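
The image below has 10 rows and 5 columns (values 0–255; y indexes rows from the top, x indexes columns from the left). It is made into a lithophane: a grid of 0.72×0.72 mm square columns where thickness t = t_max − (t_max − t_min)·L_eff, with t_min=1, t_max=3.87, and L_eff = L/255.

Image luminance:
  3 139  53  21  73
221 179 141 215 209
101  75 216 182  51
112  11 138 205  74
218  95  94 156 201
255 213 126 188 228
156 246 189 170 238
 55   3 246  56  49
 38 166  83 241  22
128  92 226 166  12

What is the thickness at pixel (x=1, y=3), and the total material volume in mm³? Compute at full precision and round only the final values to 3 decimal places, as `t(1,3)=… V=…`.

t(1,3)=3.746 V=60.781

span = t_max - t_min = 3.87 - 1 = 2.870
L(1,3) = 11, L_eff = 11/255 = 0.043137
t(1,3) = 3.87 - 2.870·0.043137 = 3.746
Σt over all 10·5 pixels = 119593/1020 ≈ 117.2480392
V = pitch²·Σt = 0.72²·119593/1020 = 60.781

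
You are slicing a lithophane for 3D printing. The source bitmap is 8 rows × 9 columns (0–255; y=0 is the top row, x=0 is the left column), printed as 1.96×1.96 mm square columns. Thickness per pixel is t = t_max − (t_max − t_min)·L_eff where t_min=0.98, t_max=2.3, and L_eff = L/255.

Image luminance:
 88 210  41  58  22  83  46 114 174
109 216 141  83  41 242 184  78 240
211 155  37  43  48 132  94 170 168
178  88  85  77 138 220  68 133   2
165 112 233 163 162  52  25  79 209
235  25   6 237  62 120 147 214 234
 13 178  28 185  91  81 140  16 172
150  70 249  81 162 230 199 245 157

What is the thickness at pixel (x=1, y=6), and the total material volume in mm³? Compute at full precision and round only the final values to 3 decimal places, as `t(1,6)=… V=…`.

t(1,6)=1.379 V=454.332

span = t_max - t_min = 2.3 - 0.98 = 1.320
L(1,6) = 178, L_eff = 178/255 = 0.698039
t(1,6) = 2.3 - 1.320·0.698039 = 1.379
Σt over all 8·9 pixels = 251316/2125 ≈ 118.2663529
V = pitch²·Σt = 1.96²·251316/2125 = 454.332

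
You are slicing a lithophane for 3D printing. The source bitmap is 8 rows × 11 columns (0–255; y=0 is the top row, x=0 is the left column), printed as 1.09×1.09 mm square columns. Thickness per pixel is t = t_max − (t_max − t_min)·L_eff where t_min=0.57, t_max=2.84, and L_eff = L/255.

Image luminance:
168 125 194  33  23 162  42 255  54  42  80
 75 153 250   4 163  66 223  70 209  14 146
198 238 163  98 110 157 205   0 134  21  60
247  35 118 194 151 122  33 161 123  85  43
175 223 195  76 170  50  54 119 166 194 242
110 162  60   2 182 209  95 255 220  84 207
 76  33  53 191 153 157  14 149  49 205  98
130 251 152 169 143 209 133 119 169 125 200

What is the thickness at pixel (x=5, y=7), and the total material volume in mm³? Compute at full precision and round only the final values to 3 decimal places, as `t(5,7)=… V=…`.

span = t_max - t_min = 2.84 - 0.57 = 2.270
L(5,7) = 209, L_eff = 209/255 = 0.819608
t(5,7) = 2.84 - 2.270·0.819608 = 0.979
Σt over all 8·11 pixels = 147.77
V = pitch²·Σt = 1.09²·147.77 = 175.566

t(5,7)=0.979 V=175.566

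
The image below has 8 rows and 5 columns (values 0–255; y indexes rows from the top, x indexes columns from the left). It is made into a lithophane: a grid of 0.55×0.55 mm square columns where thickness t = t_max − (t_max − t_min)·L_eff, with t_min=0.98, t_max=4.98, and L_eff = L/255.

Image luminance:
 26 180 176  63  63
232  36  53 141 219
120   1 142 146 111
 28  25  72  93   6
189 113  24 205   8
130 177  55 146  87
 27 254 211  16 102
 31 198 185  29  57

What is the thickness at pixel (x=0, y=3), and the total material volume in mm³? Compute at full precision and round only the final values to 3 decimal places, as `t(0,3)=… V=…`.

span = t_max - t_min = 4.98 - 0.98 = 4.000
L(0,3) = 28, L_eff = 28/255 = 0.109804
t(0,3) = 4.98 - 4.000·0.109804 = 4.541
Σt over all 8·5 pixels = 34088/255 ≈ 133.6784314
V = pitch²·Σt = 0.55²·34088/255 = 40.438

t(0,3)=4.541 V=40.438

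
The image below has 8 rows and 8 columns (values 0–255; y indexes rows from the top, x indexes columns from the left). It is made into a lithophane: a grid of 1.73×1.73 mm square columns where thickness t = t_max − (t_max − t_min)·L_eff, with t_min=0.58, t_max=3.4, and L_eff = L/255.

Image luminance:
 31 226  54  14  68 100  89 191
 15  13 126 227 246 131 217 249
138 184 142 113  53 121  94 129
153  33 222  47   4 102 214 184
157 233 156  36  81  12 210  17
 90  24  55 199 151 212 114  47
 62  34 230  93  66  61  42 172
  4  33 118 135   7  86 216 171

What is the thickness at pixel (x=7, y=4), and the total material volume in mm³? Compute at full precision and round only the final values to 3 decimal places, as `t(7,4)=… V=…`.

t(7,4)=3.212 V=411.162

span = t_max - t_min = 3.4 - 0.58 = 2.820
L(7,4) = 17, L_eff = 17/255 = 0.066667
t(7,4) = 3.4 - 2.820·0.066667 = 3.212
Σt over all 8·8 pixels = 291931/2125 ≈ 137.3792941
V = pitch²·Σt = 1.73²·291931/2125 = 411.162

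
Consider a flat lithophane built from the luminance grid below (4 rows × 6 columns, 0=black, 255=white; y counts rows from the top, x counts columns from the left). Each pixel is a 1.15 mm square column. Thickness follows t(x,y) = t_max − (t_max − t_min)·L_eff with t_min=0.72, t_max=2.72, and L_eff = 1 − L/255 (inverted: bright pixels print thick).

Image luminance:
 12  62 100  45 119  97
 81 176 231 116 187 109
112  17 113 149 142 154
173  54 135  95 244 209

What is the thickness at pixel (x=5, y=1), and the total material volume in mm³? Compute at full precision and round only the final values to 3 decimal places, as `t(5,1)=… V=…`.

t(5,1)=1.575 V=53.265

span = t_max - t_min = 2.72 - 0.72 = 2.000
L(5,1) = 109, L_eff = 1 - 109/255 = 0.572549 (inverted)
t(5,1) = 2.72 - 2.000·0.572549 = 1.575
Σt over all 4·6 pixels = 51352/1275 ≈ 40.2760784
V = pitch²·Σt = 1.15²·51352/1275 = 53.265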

● ● ● ● ●

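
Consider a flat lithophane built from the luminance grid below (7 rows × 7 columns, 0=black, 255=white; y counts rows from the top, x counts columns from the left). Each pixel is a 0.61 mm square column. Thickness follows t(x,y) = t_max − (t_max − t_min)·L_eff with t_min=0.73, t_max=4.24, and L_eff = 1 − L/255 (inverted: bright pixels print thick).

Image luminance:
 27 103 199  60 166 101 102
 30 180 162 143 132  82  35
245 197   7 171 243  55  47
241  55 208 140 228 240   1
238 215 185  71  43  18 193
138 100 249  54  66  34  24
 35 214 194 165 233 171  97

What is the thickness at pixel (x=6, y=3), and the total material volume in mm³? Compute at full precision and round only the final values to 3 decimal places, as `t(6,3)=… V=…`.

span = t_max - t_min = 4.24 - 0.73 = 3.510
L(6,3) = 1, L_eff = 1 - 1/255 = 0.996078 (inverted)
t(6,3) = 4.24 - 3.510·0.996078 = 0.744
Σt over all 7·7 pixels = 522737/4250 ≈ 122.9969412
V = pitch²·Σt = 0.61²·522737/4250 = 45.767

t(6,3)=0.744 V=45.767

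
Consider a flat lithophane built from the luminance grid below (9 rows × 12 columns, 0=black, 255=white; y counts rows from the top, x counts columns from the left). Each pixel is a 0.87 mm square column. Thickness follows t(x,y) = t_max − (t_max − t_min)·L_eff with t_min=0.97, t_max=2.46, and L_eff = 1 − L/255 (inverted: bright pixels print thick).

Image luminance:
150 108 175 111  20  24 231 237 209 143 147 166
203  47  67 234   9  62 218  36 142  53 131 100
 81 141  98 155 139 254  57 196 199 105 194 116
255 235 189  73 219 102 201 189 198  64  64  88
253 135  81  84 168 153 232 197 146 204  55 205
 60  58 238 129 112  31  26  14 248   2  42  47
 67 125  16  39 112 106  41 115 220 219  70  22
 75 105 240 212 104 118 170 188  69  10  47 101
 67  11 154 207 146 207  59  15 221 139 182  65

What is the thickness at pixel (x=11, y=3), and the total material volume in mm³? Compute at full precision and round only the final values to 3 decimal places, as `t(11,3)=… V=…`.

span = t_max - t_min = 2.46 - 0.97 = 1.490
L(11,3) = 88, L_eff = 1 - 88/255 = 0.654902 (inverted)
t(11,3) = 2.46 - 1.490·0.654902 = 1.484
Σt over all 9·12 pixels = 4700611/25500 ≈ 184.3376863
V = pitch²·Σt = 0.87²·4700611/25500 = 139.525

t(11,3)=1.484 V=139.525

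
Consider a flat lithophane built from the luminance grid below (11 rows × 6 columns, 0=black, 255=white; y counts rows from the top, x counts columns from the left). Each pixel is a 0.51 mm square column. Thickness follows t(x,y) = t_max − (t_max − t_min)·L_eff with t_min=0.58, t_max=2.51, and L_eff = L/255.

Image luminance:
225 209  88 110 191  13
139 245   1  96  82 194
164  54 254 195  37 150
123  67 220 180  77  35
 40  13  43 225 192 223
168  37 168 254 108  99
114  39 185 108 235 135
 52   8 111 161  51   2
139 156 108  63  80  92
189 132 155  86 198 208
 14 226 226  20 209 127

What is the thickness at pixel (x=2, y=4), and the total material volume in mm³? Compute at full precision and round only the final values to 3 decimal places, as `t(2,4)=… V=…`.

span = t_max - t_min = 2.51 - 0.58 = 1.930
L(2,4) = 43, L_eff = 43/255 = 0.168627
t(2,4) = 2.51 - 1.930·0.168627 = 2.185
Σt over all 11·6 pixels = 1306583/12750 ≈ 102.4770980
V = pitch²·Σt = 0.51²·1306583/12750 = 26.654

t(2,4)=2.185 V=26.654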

● ● ● ● ●

**WORK REQUEST:**
Work out how many lines of the material above contain "printed", then write that number alone.

**RESULT OF THIS TASK:**
2